____ Dataset entries
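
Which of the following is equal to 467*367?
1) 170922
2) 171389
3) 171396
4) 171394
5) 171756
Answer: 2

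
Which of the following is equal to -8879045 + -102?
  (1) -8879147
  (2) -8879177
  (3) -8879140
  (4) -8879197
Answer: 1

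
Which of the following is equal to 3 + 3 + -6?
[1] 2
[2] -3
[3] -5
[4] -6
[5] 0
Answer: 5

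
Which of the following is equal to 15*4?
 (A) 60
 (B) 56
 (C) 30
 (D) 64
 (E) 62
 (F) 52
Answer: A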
________
____ Dataset entries
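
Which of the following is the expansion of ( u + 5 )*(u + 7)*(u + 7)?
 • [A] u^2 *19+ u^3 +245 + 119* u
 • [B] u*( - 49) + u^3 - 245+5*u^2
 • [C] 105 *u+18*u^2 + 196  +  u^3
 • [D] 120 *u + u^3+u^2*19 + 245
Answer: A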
________
____ Dataset entries
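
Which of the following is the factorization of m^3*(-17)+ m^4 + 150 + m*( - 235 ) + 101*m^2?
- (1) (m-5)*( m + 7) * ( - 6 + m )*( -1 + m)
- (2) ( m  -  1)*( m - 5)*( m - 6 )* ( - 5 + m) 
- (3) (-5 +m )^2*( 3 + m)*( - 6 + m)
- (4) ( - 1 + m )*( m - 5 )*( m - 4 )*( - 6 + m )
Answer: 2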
________
Directions: Answer with nothing but the count of lines in the entries that hold the word "equal".

Exercise result: 4